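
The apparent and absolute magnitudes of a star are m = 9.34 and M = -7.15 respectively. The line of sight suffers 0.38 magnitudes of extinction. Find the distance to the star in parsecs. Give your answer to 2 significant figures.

m − M = 5 log₁₀(d/10 pc) + A  ⇒  9.34 − (-7.15) − 0.38 = 5 log₁₀(d/10)
16.110 = 5 log₁₀(d/10)
log₁₀ d = (m − M − A)/5 + 1 = 4.2220
d = 10^4.2220 = 16670 pc

d ≈ 17000 pc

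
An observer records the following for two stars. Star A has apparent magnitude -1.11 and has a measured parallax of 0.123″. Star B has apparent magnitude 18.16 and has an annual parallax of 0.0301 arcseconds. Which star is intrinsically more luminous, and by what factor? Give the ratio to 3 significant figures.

Star A: d = 1/p = 1/0.123″ = 8.130 pc
Star A: M = m − 5 log₁₀ d + 5 = -1.11 − 5·0.9101 + 5 = -0.660
Star B: d = 1/p = 1/0.0301″ = 33.22 pc
Star B: M = m − 5 log₁₀ d + 5 = 18.16 − 5·1.5214 + 5 = 15.553
ΔM = M_A − M_B = -0.660 − (15.553) = -16.213; smaller M is more luminous → Star A.
L ratio = 10^(0.4 |ΔM|) = 10^6.485 = 3.057×10^6

Star A is more luminous, by a factor of 3.06×10^6.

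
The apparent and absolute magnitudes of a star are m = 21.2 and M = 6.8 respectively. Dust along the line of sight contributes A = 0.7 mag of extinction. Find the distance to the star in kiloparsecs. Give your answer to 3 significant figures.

d ≈ 5.50 kpc

m − M = 5 log₁₀(d/10 pc) + A  ⇒  21.2 − (6.8) − 0.7 = 5 log₁₀(d/10)
13.700 = 5 log₁₀(d/10)
log₁₀ d = (m − M − A)/5 + 1 = 3.7400
d = 10^3.7400 = 5495 pc
= 5.495 kpc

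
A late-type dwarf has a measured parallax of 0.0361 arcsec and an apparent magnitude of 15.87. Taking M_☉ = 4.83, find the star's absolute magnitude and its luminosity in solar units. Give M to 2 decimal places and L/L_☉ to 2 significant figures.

M ≈ 13.66; L/L_☉ ≈ 2.9×10^-4

d = 1/p = 1/0.0361″ = 27.70 pc
M = m − 5 log₁₀ d + 5 = 15.87 − 5·1.4425 + 5 = 13.658
M − M_☉ = 13.658 − 4.83 = 8.828
L/L_☉ = 10^(−0.4 × 8.828) = 2.944×10^-4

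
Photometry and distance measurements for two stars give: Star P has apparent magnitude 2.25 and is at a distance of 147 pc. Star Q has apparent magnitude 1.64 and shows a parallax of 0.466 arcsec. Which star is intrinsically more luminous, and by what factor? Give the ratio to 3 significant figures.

Star P: M = m − 5 log₁₀ d + 5 = 2.25 − 5·2.1673 + 5 = -3.587
Star Q: d = 1/p = 1/0.466″ = 2.146 pc
Star Q: M = m − 5 log₁₀ d + 5 = 1.64 − 5·0.3316 + 5 = 4.982
ΔM = M_P − M_Q = -3.587 − (4.982) = -8.569; smaller M is more luminous → Star P.
L ratio = 10^(0.4 |ΔM|) = 10^3.427 = 2676

Star P is more luminous, by a factor of 2680.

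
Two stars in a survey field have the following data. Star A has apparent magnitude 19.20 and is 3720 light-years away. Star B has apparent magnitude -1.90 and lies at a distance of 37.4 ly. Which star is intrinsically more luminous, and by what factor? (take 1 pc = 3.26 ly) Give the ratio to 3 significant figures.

Star A: d = 3720 ly / 3.26 = 1141 pc
Star A: M = m − 5 log₁₀ d + 5 = 19.20 − 5·3.0573 + 5 = 8.913
Star B: d = 37.4 ly / 3.26 = 11.47 pc
Star B: M = m − 5 log₁₀ d + 5 = -1.90 − 5·1.0597 + 5 = -2.198
ΔM = M_A − M_B = 8.913 − (-2.198) = 11.112; smaller M is more luminous → Star B.
L ratio = 10^(0.4 |ΔM|) = 10^4.445 = 27840

Star B is more luminous, by a factor of 27800.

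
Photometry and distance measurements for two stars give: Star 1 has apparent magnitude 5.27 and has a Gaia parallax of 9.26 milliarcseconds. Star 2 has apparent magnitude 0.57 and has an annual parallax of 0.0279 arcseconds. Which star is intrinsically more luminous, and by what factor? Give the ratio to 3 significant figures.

Star 2 is more luminous, by a factor of 8.36.

Star 1: p = 9.26 mas = 9.26×10^-3″ → d = 1/p = 108.0 pc
Star 1: M = m − 5 log₁₀ d + 5 = 5.27 − 5·2.0334 + 5 = 0.103
Star 2: d = 1/p = 1/0.0279″ = 35.84 pc
Star 2: M = m − 5 log₁₀ d + 5 = 0.57 − 5·1.5544 + 5 = -2.202
ΔM = M_1 − M_2 = 0.103 − (-2.202) = 2.305; smaller M is more luminous → Star 2.
L ratio = 10^(0.4 |ΔM|) = 10^0.922 = 8.356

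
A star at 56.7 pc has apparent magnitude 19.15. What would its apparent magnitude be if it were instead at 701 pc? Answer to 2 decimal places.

m ≈ 24.61

Flux ∝ 1/d², so Δm = 5 log₁₀(d₂/d₁) = 5 log₁₀(701/56.7) = 5.461
m₂ = m₁ + Δm = 19.15 + (5.461) = 24.611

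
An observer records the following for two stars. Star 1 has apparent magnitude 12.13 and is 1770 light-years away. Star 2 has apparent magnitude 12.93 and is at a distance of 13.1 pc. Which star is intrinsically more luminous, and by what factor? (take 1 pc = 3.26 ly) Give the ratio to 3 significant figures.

Star 1: d = 1770 ly / 3.26 = 542.9 pc
Star 1: M = m − 5 log₁₀ d + 5 = 12.13 − 5·2.7348 + 5 = 3.456
Star 2: M = m − 5 log₁₀ d + 5 = 12.93 − 5·1.1173 + 5 = 12.344
ΔM = M_1 − M_2 = 3.456 − (12.344) = -8.887; smaller M is more luminous → Star 1.
L ratio = 10^(0.4 |ΔM|) = 10^3.555 = 3589

Star 1 is more luminous, by a factor of 3590.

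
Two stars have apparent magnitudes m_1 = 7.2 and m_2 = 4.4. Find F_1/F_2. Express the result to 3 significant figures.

Magnitude difference = 2.8
Flux ratio = 10^(−0.4 Δm) = 10^(−0.4 × 2.8) = 10^-1.120 = 0.07586

F_1/F_2 ≈ 0.0759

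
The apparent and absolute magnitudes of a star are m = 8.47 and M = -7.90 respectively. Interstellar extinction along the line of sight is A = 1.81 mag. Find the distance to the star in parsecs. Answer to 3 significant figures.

d ≈ 8170 pc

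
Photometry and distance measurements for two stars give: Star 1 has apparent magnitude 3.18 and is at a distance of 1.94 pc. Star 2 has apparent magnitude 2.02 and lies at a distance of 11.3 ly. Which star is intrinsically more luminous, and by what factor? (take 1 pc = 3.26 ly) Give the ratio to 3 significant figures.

Star 2 is more luminous, by a factor of 9.29.

Star 1: M = m − 5 log₁₀ d + 5 = 3.18 − 5·0.2878 + 5 = 6.741
Star 2: d = 11.3 ly / 3.26 = 3.466 pc
Star 2: M = m − 5 log₁₀ d + 5 = 2.02 − 5·0.5399 + 5 = 4.321
ΔM = M_1 − M_2 = 6.741 − (4.321) = 2.420; smaller M is more luminous → Star 2.
L ratio = 10^(0.4 |ΔM|) = 10^0.968 = 9.292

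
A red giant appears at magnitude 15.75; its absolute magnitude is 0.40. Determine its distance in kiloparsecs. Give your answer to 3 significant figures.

μ = m − M = 15.350
m − M = 5 log₁₀ d − 5
log₁₀ d = (m − M)/5 + 1 = 4.0700
d = 10^4.0700 = 11750 pc
= 11.75 kpc

d ≈ 11.7 kpc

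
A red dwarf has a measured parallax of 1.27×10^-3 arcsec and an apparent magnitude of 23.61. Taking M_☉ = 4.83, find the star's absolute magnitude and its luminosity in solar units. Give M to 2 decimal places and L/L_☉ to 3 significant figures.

M ≈ 14.13; L/L_☉ ≈ 1.91×10^-4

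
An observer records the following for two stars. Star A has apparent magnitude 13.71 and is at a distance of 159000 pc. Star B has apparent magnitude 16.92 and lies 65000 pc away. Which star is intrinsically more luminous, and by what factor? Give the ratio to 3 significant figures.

Star A is more luminous, by a factor of 115.

Star A: M = m − 5 log₁₀ d + 5 = 13.71 − 5·5.2014 + 5 = -7.297
Star B: M = m − 5 log₁₀ d + 5 = 16.92 − 5·4.8129 + 5 = -2.145
ΔM = M_A − M_B = -7.297 − (-2.145) = -5.152; smaller M is more luminous → Star A.
L ratio = 10^(0.4 |ΔM|) = 10^2.061 = 115.1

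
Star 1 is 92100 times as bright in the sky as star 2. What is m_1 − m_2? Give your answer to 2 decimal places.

Pogson: Δm = −2.5 log₁₀(ratio) = −2.5 log₁₀(92100) = −2.5 × 4.9643 = -12.411
Star 1 is brighter, so it has the smaller magnitude: the difference is negative.

m_1 − m_2 ≈ -12.41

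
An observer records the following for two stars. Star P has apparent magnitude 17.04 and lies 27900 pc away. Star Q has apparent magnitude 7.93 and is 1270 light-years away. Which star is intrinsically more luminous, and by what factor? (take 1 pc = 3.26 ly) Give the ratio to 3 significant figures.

Star P: M = m − 5 log₁₀ d + 5 = 17.04 − 5·4.4456 + 5 = -0.188
Star Q: d = 1270 ly / 3.26 = 389.6 pc
Star Q: M = m − 5 log₁₀ d + 5 = 7.93 − 5·2.5906 + 5 = -0.023
ΔM = M_P − M_Q = -0.188 − (-0.023) = -0.165; smaller M is more luminous → Star P.
L ratio = 10^(0.4 |ΔM|) = 10^0.066 = 1.164

Star P is more luminous, by a factor of 1.16.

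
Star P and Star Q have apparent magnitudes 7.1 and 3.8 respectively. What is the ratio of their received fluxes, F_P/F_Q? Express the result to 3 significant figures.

F_P/F_Q ≈ 0.0479

Magnitude difference = 3.3
Flux ratio = 10^(−0.4 Δm) = 10^(−0.4 × 3.3) = 10^-1.320 = 0.04786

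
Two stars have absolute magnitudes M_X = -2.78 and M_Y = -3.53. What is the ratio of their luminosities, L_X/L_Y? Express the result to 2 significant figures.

L_X/L_Y ≈ 0.50

ΔM = M_X − M_Y = 0.75
L_X/L_Y = 10^(−0.4 ΔM) = 10^-0.300 = 0.5012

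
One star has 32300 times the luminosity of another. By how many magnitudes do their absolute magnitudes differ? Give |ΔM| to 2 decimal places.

Pogson: ΔM = −2.5 log₁₀(ratio) = −2.5 log₁₀(32300) = −2.5 × 4.5092 = -11.273

|ΔM| ≈ 11.27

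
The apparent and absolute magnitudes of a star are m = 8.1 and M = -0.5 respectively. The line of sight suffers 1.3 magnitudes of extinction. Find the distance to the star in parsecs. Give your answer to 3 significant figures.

d ≈ 288 pc

m − M = 5 log₁₀(d/10 pc) + A  ⇒  8.1 − (-0.5) − 1.3 = 5 log₁₀(d/10)
7.300 = 5 log₁₀(d/10)
log₁₀ d = (m − M − A)/5 + 1 = 2.4600
d = 10^2.4600 = 288.4 pc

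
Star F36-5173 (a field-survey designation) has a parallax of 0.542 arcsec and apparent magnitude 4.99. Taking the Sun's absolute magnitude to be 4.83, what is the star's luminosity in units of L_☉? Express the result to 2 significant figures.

L/L_☉ ≈ 0.029

d = 1/p = 1/0.542″ = 1.845 pc
M = m − 5 log₁₀ d + 5 = 4.99 − 5·0.2660 + 5 = 8.660
M − M_☉ = 8.660 − 4.83 = 3.830
L/L_☉ = 10^(−0.4 × 3.830) = 0.02938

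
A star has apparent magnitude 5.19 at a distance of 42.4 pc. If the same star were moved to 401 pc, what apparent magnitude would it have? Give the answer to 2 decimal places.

m ≈ 10.07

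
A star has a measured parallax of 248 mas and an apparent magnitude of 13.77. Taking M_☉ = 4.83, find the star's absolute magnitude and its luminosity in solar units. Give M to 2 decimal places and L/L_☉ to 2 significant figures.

M ≈ 15.74; L/L_☉ ≈ 4.3×10^-5

d = 1/p = 1000/248 mas = 4.032 pc
M = m − 5 log₁₀ d + 5 = 13.77 − 5·0.6055 + 5 = 15.742
M − M_☉ = 15.742 − 4.83 = 10.912
L/L_☉ = 10^(−0.4 × 10.912) = 4.316×10^-5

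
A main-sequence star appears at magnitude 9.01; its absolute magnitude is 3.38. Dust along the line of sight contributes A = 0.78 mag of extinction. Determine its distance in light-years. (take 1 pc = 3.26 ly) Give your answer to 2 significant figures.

d ≈ 300 ly

m − M = 5 log₁₀(d/10 pc) + A  ⇒  9.01 − (3.38) − 0.78 = 5 log₁₀(d/10)
4.850 = 5 log₁₀(d/10)
log₁₀ d = (m − M − A)/5 + 1 = 1.9700
d = 10^1.9700 = 93.33 pc
= 304.2 ly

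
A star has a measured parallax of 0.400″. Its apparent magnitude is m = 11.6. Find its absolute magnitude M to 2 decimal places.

d = 1/p = 1/0.400″ = 2.500 pc
5 log₁₀(d/10 pc) = 5 log₁₀(2.500) − 5 = -3.010
M = m − 5 log₁₀(d/10) = 11.6 + 3.010 = 14.610

M ≈ 14.61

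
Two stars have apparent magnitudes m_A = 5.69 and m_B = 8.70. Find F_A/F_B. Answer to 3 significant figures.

F_A/F_B ≈ 16.0

Δm = 5.69 − (8.70) = -3.01
Flux ratio = 10^(−0.4 Δm) = 10^(−0.4 × -3.01) = 10^1.204 = 16.00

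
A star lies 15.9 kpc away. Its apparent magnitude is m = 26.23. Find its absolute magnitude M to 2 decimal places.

d = 15.9 kpc = 15900 pc
5 log₁₀(d/10 pc) = 5 log₁₀(15900) − 5 = 16.007
M = m − 5 log₁₀(d/10) = 26.23 − 16.007 = 10.223

M ≈ 10.22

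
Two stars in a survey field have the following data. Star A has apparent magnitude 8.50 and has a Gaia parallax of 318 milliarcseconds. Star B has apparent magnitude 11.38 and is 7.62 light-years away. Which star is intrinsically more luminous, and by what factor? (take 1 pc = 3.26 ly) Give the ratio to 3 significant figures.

Star A: p = 318 mas = 0.318″ → d = 1/p = 3.145 pc
Star A: M = m − 5 log₁₀ d + 5 = 8.50 − 5·0.4976 + 5 = 11.012
Star B: d = 7.62 ly / 3.26 = 2.337 pc
Star B: M = m − 5 log₁₀ d + 5 = 11.38 − 5·0.3687 + 5 = 14.536
ΔM = M_A − M_B = 11.012 − (14.536) = -3.524; smaller M is more luminous → Star A.
L ratio = 10^(0.4 |ΔM|) = 10^1.410 = 25.68

Star A is more luminous, by a factor of 25.7.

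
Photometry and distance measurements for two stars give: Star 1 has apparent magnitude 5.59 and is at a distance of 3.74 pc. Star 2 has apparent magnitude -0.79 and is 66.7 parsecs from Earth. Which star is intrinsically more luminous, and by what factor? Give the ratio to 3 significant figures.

Star 1: M = m − 5 log₁₀ d + 5 = 5.59 − 5·0.5729 + 5 = 7.726
Star 2: M = m − 5 log₁₀ d + 5 = -0.79 − 5·1.8241 + 5 = -4.911
ΔM = M_1 − M_2 = 7.726 − (-4.911) = 12.636; smaller M is more luminous → Star 2.
L ratio = 10^(0.4 |ΔM|) = 10^5.055 = 113400

Star 2 is more luminous, by a factor of 113000.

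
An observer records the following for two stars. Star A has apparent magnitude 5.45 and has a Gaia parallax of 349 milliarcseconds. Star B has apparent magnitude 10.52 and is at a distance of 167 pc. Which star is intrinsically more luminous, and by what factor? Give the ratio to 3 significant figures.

Star B is more luminous, by a factor of 31.8.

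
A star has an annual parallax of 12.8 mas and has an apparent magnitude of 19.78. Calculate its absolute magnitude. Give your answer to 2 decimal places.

M ≈ 15.32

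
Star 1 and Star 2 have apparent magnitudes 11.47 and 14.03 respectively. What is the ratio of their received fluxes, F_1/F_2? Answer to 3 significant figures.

F_1/F_2 ≈ 10.6

Δm = 11.47 − (14.03) = -2.56
Flux ratio = 10^(−0.4 Δm) = 10^(−0.4 × -2.56) = 10^1.024 = 10.57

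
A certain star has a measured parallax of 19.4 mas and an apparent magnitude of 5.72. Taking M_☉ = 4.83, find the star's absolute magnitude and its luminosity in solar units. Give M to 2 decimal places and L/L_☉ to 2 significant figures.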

» **The problem**
The required output is every line from the one that holds "Star 1 and Star" through the last line of the listing above, retyped exactly and with nothing else.

» **Answer area**
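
Star 1 and Star 2 have apparent magnitudes 11.47 and 14.03 respectively. What is the ratio of their received fluxes, F_1/F_2? Answer to 3 significant figures.

F_1/F_2 ≈ 10.6

Δm = 11.47 − (14.03) = -2.56
Flux ratio = 10^(−0.4 Δm) = 10^(−0.4 × -2.56) = 10^1.024 = 10.57

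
A certain star has a measured parallax of 19.4 mas and an apparent magnitude of 5.72. Taking M_☉ = 4.83, find the star's absolute magnitude and its luminosity in solar units. Give M to 2 decimal places and L/L_☉ to 2 significant figures.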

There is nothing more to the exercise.